* Action item *
Copy each line of the data beneath in which the word "laid" appears.

* Data provided *
──────
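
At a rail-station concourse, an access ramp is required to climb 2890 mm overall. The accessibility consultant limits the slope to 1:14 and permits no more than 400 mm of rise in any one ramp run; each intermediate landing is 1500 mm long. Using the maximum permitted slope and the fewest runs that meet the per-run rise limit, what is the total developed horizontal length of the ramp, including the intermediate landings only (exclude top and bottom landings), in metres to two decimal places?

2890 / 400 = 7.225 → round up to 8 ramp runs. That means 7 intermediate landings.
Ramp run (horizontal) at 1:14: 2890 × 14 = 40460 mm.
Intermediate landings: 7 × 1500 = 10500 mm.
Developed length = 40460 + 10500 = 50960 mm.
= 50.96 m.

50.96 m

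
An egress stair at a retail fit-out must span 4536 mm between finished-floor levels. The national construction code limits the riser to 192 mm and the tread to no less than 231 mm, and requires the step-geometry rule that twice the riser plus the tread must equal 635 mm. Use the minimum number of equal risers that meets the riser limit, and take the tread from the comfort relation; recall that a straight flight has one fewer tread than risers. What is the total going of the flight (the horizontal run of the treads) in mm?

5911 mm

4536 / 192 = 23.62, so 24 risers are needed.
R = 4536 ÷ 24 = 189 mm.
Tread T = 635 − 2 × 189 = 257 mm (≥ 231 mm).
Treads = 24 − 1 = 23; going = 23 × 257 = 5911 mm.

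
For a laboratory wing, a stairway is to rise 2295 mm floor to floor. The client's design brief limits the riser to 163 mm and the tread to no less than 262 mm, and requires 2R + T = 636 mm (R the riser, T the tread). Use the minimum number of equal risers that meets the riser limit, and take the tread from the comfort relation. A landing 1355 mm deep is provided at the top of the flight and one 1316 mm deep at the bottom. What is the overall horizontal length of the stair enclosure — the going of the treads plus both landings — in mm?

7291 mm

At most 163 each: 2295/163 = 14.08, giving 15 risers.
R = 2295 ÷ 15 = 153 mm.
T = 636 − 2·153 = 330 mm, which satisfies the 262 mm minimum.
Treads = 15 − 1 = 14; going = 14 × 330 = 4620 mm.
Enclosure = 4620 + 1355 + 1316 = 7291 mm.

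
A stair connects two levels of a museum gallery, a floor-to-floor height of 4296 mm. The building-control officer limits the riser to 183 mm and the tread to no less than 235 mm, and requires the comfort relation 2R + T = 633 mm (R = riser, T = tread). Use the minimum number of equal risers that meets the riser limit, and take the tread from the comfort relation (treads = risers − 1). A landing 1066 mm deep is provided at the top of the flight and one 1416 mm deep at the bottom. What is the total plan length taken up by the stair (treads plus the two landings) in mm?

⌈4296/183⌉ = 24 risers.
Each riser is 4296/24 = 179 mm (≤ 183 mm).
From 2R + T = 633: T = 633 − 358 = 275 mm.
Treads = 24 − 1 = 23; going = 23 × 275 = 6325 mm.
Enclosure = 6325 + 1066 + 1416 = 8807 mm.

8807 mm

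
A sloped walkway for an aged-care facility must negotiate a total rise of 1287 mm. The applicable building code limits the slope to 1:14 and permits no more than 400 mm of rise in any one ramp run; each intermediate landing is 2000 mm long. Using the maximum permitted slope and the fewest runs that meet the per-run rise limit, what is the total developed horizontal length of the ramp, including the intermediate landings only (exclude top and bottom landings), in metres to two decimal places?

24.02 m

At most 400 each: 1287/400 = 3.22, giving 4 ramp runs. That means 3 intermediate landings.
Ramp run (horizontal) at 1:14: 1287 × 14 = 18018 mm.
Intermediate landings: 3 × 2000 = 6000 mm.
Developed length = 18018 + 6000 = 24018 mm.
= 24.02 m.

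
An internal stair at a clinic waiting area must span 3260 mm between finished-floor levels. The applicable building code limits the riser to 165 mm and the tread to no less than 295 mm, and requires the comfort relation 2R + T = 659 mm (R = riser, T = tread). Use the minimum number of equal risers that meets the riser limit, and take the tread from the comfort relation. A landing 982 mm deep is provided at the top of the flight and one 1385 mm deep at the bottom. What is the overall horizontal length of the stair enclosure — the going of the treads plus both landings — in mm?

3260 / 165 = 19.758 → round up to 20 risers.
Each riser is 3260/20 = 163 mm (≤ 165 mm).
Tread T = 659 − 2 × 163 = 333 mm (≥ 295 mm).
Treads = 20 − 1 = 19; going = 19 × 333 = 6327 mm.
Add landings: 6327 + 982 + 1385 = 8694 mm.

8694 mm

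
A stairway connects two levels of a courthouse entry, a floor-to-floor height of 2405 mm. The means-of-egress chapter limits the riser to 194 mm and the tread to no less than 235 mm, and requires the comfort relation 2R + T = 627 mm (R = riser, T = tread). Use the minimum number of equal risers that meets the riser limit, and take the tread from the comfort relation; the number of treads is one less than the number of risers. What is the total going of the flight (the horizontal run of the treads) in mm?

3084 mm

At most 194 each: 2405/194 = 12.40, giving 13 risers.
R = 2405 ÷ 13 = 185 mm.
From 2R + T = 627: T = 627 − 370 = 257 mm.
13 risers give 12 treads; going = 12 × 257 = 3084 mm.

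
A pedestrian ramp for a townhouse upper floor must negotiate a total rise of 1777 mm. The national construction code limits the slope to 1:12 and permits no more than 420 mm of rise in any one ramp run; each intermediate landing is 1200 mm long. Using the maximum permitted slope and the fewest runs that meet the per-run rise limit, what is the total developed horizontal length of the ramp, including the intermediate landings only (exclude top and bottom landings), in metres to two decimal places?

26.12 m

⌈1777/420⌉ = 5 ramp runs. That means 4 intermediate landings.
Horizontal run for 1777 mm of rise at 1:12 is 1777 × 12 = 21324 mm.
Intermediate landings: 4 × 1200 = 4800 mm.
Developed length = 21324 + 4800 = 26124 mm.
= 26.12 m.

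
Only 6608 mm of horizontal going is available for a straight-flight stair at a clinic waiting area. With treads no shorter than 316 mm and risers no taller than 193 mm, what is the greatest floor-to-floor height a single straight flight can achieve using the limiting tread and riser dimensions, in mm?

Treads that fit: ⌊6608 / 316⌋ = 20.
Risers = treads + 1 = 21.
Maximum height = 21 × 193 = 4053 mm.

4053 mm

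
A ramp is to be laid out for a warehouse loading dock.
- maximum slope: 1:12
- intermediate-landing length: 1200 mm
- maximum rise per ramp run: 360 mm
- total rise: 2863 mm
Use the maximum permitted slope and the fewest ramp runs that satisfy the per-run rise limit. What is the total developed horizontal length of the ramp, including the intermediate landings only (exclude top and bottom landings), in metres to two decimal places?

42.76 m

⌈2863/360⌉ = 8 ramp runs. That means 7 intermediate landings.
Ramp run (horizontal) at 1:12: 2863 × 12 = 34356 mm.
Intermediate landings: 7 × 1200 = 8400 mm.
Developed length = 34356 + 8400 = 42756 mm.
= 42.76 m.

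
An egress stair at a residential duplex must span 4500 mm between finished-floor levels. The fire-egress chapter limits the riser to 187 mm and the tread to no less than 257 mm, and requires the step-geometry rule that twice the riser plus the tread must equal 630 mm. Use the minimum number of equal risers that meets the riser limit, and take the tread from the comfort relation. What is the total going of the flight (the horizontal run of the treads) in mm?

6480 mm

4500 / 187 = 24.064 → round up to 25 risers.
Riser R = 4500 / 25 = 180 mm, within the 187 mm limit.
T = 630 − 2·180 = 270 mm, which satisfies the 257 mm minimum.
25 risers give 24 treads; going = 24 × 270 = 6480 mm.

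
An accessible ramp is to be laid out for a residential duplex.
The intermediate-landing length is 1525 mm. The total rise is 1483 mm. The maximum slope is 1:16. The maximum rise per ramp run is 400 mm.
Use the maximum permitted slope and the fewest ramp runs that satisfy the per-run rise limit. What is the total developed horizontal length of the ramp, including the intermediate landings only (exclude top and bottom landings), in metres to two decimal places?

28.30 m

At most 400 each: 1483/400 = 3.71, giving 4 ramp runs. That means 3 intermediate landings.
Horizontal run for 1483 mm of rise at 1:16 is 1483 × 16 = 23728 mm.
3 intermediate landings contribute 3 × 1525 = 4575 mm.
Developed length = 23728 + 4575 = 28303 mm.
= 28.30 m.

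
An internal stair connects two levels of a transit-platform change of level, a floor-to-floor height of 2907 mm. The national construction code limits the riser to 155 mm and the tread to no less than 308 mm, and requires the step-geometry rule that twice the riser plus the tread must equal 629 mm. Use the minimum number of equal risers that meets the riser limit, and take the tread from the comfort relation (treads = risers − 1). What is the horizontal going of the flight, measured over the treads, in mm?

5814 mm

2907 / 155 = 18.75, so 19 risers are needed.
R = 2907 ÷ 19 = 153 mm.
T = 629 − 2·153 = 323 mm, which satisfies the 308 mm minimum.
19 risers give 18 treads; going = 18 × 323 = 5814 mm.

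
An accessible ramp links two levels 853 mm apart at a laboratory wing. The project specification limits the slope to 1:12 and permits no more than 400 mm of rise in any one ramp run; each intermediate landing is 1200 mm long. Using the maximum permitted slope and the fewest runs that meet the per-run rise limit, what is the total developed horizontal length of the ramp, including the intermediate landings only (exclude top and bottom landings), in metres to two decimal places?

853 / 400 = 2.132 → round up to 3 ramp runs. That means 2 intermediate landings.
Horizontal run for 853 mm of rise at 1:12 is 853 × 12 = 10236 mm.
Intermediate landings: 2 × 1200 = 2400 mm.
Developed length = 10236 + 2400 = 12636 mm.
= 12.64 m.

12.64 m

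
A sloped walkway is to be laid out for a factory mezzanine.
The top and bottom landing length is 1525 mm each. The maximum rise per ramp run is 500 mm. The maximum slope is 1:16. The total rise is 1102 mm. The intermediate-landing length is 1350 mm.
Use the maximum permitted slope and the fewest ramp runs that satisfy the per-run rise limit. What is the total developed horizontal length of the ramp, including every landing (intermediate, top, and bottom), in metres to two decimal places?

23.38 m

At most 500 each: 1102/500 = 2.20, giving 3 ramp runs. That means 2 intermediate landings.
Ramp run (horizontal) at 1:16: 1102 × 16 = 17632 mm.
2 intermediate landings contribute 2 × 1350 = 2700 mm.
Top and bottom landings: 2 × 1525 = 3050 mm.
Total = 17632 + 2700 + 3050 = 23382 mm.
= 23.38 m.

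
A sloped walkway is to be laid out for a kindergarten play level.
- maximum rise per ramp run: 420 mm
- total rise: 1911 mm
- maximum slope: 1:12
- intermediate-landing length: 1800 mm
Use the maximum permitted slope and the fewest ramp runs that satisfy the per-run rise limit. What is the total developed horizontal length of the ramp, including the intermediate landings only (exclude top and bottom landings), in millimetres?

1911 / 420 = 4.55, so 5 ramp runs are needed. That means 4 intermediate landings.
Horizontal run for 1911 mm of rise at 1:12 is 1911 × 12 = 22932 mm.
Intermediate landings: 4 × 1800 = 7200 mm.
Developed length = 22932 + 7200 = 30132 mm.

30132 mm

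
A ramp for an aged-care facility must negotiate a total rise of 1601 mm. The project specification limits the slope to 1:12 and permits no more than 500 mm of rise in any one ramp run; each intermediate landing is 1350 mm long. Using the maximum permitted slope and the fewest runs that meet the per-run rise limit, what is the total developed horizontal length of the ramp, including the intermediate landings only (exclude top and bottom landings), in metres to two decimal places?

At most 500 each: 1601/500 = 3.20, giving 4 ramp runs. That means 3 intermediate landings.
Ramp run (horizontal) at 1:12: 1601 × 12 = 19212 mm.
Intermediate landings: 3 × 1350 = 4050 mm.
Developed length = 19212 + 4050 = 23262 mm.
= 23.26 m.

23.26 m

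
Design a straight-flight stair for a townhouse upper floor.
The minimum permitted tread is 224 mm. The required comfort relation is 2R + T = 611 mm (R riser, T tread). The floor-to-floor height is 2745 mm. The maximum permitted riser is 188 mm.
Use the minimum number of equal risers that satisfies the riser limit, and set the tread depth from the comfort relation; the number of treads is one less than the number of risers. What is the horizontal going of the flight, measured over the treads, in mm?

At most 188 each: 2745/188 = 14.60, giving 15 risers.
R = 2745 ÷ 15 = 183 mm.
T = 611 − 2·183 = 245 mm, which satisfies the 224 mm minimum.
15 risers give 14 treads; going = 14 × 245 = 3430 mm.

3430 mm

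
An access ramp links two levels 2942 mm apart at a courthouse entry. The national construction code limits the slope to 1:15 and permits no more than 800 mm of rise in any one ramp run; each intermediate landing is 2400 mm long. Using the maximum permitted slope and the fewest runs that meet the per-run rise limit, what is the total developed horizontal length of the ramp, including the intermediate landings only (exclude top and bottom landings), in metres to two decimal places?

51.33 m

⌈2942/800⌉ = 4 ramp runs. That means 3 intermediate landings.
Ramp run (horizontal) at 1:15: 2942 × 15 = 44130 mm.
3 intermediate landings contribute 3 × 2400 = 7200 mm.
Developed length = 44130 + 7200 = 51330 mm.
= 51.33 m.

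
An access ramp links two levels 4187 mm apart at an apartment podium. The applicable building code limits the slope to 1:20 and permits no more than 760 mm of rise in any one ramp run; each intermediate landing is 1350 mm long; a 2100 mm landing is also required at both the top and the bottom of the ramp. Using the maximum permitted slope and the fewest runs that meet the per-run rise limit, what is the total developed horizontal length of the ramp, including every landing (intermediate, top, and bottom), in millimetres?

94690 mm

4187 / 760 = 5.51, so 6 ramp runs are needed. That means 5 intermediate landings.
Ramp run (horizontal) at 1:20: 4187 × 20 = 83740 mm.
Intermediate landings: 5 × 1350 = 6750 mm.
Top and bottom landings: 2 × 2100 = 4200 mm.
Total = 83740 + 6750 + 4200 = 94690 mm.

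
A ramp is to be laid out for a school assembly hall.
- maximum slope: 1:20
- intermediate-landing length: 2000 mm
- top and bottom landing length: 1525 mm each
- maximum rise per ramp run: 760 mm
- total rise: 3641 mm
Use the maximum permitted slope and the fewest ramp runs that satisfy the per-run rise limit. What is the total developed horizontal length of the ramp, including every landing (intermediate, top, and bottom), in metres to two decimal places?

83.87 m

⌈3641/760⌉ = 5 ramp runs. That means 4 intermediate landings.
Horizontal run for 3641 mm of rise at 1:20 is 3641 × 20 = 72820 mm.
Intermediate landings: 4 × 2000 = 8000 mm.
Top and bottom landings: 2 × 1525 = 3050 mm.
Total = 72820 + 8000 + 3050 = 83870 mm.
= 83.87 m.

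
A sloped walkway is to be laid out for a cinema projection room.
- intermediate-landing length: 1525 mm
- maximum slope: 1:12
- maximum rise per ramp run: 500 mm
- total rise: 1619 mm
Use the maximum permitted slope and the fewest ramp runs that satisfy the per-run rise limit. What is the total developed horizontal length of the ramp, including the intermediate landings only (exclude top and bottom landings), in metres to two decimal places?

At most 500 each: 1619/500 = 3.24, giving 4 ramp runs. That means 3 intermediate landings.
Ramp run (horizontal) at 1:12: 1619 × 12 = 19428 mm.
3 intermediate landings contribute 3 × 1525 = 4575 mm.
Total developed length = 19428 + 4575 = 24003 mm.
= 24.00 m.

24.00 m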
──────
* The answer *
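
A ramp is to be laid out for a warehouse loading dock.
An accessible ramp is to be laid out for a residential duplex.
A sloped walkway is to be laid out for a factory mezzanine.
A sloped walkway is to be laid out for a kindergarten play level.
A ramp is to be laid out for a school assembly hall.
A sloped walkway is to be laid out for a cinema projection room.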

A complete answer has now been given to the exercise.